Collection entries
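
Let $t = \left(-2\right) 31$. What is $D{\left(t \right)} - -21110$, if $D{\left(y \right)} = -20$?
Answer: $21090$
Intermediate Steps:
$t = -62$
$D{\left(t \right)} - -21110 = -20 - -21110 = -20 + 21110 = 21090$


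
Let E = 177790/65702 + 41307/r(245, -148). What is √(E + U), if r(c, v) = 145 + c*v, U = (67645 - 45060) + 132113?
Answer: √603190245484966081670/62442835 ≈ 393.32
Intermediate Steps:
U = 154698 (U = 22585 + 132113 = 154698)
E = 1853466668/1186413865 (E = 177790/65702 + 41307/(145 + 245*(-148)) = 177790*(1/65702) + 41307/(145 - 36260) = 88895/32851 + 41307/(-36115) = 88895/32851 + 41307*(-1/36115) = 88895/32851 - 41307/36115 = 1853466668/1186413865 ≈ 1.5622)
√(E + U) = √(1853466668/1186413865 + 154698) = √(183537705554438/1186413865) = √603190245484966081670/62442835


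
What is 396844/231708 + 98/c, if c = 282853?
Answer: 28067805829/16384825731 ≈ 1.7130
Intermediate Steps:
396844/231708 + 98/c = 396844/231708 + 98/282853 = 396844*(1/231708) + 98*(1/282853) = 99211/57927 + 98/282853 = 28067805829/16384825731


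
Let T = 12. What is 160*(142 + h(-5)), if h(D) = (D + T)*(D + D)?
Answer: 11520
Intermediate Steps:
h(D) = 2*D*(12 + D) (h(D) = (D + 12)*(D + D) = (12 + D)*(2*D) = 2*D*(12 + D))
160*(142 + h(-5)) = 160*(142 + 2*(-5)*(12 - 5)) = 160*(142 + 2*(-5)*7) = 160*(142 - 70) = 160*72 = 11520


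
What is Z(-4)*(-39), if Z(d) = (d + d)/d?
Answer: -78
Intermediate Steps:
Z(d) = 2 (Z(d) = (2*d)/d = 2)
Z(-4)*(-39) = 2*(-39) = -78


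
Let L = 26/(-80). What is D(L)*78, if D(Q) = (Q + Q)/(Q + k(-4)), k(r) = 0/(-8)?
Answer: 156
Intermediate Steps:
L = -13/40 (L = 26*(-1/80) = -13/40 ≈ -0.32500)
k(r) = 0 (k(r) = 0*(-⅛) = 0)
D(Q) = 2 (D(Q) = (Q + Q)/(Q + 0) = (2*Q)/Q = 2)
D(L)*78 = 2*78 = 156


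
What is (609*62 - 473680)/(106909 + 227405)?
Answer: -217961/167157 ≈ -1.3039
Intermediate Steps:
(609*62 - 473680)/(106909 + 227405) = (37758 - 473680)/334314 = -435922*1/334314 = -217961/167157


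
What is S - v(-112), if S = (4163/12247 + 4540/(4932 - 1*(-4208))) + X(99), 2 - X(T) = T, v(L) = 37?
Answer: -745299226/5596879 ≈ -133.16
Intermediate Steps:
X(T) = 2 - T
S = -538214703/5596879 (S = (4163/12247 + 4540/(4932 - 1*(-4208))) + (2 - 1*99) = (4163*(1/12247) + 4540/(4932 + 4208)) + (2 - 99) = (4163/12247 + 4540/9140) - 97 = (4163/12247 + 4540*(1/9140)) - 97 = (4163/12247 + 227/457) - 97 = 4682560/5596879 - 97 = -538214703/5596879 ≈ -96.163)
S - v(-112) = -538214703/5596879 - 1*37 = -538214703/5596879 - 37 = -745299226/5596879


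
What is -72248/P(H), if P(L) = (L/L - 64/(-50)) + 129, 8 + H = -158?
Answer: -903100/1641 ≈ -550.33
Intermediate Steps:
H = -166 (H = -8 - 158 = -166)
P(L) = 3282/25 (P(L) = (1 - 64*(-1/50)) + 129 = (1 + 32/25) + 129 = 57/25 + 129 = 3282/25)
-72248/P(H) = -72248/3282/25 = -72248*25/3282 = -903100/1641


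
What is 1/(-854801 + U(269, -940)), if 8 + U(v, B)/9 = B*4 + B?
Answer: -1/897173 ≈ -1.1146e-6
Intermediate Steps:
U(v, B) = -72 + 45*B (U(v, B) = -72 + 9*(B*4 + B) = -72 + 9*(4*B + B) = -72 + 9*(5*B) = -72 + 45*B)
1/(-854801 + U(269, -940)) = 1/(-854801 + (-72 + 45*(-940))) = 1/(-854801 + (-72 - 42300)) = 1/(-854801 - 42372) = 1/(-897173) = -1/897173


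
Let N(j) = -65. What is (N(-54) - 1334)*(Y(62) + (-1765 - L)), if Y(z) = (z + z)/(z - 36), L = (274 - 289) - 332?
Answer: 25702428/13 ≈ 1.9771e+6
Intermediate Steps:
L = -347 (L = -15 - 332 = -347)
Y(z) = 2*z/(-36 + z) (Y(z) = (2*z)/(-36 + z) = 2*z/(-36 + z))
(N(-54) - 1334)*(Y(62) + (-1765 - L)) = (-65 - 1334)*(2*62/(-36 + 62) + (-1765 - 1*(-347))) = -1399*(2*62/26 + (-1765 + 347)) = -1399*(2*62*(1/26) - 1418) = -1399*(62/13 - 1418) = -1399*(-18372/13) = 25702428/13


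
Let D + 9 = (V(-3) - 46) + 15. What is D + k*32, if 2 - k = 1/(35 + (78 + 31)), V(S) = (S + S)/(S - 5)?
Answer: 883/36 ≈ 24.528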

_What is required_
Go through the records above, find every line with the word "Answer", and list those lines.

_Result of the task_
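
Answer: $21090$
Answer: √603190245484966081670/62442835 ≈ 393.32
Answer: 28067805829/16384825731 ≈ 1.7130
Answer: 11520
Answer: -78
Answer: 156
Answer: -217961/167157 ≈ -1.3039
Answer: -745299226/5596879 ≈ -133.16
Answer: -903100/1641 ≈ -550.33
Answer: -1/897173 ≈ -1.1146e-6
Answer: 25702428/13 ≈ 1.9771e+6
Answer: 883/36 ≈ 24.528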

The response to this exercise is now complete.